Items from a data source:
○ ○ ○ ○ ○

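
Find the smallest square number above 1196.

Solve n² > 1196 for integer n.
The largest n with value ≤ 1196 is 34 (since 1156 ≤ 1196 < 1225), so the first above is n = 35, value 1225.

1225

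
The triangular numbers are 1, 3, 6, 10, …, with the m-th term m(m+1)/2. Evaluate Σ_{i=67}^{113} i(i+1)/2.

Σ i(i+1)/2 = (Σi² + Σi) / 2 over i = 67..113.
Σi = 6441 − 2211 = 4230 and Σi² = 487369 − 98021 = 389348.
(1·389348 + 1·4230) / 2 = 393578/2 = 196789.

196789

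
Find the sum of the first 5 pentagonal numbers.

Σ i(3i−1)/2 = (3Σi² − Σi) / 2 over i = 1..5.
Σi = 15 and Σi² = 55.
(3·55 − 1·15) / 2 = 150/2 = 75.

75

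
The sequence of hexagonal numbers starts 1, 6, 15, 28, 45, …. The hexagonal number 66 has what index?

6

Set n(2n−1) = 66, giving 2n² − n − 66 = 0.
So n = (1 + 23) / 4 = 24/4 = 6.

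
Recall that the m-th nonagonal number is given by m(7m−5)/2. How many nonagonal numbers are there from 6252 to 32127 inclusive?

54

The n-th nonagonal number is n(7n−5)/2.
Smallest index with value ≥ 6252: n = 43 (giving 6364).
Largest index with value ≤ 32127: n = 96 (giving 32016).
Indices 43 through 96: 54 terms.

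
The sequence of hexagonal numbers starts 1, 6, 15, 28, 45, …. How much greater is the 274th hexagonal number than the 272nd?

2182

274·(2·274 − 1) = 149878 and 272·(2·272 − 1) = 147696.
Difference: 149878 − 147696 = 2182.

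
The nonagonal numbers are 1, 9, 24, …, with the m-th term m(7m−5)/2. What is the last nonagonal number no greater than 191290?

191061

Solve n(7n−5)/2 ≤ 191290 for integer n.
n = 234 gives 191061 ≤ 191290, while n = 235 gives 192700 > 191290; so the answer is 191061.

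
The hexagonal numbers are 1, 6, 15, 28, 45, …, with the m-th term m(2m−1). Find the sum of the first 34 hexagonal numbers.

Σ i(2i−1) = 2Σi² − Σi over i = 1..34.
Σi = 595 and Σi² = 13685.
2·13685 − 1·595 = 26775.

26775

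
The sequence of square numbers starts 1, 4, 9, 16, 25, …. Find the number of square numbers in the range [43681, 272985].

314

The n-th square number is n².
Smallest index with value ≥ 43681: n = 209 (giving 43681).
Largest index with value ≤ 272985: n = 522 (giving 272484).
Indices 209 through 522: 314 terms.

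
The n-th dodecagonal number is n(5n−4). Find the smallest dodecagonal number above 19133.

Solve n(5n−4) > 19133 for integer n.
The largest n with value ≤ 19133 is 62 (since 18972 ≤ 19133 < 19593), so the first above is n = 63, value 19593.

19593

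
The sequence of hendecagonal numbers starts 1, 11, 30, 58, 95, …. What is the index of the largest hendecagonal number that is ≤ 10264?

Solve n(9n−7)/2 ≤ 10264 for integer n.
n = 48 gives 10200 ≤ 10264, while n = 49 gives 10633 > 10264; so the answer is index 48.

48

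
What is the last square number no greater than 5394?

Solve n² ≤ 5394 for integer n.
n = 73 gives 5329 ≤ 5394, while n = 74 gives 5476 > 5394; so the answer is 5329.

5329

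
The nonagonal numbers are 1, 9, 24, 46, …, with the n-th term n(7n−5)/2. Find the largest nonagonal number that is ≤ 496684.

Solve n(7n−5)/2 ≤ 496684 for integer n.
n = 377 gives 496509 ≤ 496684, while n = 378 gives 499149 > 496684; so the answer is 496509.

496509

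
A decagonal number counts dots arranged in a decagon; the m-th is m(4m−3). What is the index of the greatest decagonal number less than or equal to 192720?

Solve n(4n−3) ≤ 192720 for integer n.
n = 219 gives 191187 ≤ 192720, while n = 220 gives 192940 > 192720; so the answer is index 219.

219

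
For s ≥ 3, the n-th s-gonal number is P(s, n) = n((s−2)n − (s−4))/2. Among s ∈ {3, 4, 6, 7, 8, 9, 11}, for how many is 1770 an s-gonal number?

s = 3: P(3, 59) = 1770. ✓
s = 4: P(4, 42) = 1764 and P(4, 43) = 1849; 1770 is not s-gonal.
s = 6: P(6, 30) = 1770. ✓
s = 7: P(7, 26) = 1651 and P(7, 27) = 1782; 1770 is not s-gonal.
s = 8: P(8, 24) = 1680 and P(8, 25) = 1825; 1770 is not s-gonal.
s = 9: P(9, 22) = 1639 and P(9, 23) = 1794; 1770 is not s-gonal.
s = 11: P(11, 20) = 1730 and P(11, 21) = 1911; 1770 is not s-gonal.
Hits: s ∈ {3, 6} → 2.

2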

○ ○ ○ ○ ○

### PROBLEM DETAILS:
All entries must come back exactly as they were written.

### RESPONSE:
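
Find the smallest square number above 1196.

Solve n² > 1196 for integer n.
The largest n with value ≤ 1196 is 34 (since 1156 ≤ 1196 < 1225), so the first above is n = 35, value 1225.

1225

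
The triangular numbers are 1, 3, 6, 10, …, with the m-th term m(m+1)/2. Evaluate Σ_{i=67}^{113} i(i+1)/2.

Σ i(i+1)/2 = (Σi² + Σi) / 2 over i = 67..113.
Σi = 6441 − 2211 = 4230 and Σi² = 487369 − 98021 = 389348.
(1·389348 + 1·4230) / 2 = 393578/2 = 196789.

196789

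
Find the sum of the first 5 pentagonal numbers.

Σ i(3i−1)/2 = (3Σi² − Σi) / 2 over i = 1..5.
Σi = 15 and Σi² = 55.
(3·55 − 1·15) / 2 = 150/2 = 75.

75

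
The sequence of hexagonal numbers starts 1, 6, 15, 28, 45, …. The hexagonal number 66 has what index?

6

Set n(2n−1) = 66, giving 2n² − n − 66 = 0.
So n = (1 + 23) / 4 = 24/4 = 6.

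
Recall that the m-th nonagonal number is given by m(7m−5)/2. How many nonagonal numbers are there from 6252 to 32127 inclusive?

54

The n-th nonagonal number is n(7n−5)/2.
Smallest index with value ≥ 6252: n = 43 (giving 6364).
Largest index with value ≤ 32127: n = 96 (giving 32016).
Indices 43 through 96: 54 terms.

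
The sequence of hexagonal numbers starts 1, 6, 15, 28, 45, …. How much greater is the 274th hexagonal number than the 272nd?

2182

274·(2·274 − 1) = 149878 and 272·(2·272 − 1) = 147696.
Difference: 149878 − 147696 = 2182.

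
The nonagonal numbers are 1, 9, 24, …, with the m-th term m(7m−5)/2. What is the last nonagonal number no greater than 191290?

191061

Solve n(7n−5)/2 ≤ 191290 for integer n.
n = 234 gives 191061 ≤ 191290, while n = 235 gives 192700 > 191290; so the answer is 191061.

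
The hexagonal numbers are 1, 6, 15, 28, 45, …, with the m-th term m(2m−1). Find the sum of the first 34 hexagonal numbers.

Σ i(2i−1) = 2Σi² − Σi over i = 1..34.
Σi = 595 and Σi² = 13685.
2·13685 − 1·595 = 26775.

26775

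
The sequence of square numbers starts 1, 4, 9, 16, 25, …. Find the number of square numbers in the range [43681, 272985].

314

The n-th square number is n².
Smallest index with value ≥ 43681: n = 209 (giving 43681).
Largest index with value ≤ 272985: n = 522 (giving 272484).
Indices 209 through 522: 314 terms.

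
The n-th dodecagonal number is n(5n−4). Find the smallest dodecagonal number above 19133.

Solve n(5n−4) > 19133 for integer n.
The largest n with value ≤ 19133 is 62 (since 18972 ≤ 19133 < 19593), so the first above is n = 63, value 19593.

19593

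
The sequence of hendecagonal numbers starts 1, 11, 30, 58, 95, …. What is the index of the largest hendecagonal number that is ≤ 10264?

Solve n(9n−7)/2 ≤ 10264 for integer n.
n = 48 gives 10200 ≤ 10264, while n = 49 gives 10633 > 10264; so the answer is index 48.

48

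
What is the last square number no greater than 5394?

Solve n² ≤ 5394 for integer n.
n = 73 gives 5329 ≤ 5394, while n = 74 gives 5476 > 5394; so the answer is 5329.

5329

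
The nonagonal numbers are 1, 9, 24, 46, …, with the n-th term n(7n−5)/2. Find the largest nonagonal number that is ≤ 496684.

Solve n(7n−5)/2 ≤ 496684 for integer n.
n = 377 gives 496509 ≤ 496684, while n = 378 gives 499149 > 496684; so the answer is 496509.

496509

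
A decagonal number counts dots arranged in a decagon; the m-th is m(4m−3). What is the index of the greatest decagonal number less than or equal to 192720?

Solve n(4n−3) ≤ 192720 for integer n.
n = 219 gives 191187 ≤ 192720, while n = 220 gives 192940 > 192720; so the answer is index 219.

219

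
For s ≥ 3, the n-th s-gonal number is P(s, n) = n((s−2)n − (s−4))/2. Among s ∈ {3, 4, 6, 7, 8, 9, 11}, for how many is 1770 an s-gonal number?

s = 3: P(3, 59) = 1770. ✓
s = 4: P(4, 42) = 1764 and P(4, 43) = 1849; 1770 is not s-gonal.
s = 6: P(6, 30) = 1770. ✓
s = 7: P(7, 26) = 1651 and P(7, 27) = 1782; 1770 is not s-gonal.
s = 8: P(8, 24) = 1680 and P(8, 25) = 1825; 1770 is not s-gonal.
s = 9: P(9, 22) = 1639 and P(9, 23) = 1794; 1770 is not s-gonal.
s = 11: P(11, 20) = 1730 and P(11, 21) = 1911; 1770 is not s-gonal.
Hits: s ∈ {3, 6} → 2.

2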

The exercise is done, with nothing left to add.